* **DATA FOR PROCESSING**:
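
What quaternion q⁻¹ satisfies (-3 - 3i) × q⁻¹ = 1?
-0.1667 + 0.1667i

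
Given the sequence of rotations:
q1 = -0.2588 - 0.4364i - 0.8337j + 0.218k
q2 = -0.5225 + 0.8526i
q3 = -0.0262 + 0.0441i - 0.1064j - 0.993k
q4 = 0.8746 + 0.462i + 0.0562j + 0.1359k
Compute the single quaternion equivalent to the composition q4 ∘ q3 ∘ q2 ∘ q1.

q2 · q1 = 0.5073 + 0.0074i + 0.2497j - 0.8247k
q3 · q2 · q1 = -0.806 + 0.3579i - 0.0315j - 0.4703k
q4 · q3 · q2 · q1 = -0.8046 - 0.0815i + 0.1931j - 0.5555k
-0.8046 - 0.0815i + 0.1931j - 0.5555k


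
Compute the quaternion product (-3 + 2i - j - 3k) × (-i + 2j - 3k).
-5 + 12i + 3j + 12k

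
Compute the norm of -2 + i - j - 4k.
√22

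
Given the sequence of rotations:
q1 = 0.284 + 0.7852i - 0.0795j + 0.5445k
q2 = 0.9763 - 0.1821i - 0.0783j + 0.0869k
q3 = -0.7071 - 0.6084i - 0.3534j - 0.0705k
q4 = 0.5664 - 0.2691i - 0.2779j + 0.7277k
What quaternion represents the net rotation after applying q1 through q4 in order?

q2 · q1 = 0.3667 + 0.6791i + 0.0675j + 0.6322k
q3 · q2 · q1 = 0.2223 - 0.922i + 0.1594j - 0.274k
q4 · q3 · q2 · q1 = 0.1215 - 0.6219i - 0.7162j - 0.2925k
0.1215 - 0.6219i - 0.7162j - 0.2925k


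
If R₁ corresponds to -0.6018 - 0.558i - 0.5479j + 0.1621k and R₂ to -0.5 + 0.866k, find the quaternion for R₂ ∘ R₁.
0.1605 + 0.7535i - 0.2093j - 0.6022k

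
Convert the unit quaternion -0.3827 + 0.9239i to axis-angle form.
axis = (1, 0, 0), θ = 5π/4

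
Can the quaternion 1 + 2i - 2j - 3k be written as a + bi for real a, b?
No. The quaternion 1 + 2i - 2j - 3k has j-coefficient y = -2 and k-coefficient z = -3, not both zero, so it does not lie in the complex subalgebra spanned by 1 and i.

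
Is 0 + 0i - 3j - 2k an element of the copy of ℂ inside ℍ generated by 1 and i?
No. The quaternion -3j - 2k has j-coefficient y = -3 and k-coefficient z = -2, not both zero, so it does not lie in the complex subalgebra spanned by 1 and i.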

--

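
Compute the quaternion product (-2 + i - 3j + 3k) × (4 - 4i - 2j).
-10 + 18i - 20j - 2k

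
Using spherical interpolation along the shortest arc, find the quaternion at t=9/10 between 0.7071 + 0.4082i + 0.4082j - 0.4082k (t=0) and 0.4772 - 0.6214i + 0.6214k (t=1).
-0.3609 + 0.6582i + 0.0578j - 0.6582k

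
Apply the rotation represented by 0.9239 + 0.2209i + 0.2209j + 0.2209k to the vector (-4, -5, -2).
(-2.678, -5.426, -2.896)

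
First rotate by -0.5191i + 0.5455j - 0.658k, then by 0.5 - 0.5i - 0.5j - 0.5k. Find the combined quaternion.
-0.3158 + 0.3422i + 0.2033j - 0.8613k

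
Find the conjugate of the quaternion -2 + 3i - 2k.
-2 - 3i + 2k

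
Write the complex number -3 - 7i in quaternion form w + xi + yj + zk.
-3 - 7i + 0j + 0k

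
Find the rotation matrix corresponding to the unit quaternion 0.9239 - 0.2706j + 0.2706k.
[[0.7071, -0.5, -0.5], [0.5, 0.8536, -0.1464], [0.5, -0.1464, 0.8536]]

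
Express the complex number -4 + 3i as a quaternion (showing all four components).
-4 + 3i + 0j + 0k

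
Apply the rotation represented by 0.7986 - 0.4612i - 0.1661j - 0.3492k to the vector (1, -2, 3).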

---

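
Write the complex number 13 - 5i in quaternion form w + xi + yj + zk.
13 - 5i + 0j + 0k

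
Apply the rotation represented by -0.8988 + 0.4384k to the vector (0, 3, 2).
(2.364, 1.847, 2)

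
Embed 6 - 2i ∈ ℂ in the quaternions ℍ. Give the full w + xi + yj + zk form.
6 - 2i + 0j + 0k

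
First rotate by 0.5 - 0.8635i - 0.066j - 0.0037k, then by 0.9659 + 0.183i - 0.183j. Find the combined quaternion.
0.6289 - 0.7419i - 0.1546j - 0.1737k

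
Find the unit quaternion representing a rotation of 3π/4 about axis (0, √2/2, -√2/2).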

* **PROMPT**:
Exactly the lines above from the one with "What quaternion q⁻¹" to the one with "q4 = 0.8746 + 0.462i + 0.0562j + 0.1359k", both included, are to be quoted; leave the rest out.

* **WRITTEN RESPONSE**:
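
What quaternion q⁻¹ satisfies (-3 - 3i) × q⁻¹ = 1?
-0.1667 + 0.1667i

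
Given the sequence of rotations:
q1 = -0.2588 - 0.4364i - 0.8337j + 0.218k
q2 = -0.5225 + 0.8526i
q3 = -0.0262 + 0.0441i - 0.1064j - 0.993k
q4 = 0.8746 + 0.462i + 0.0562j + 0.1359k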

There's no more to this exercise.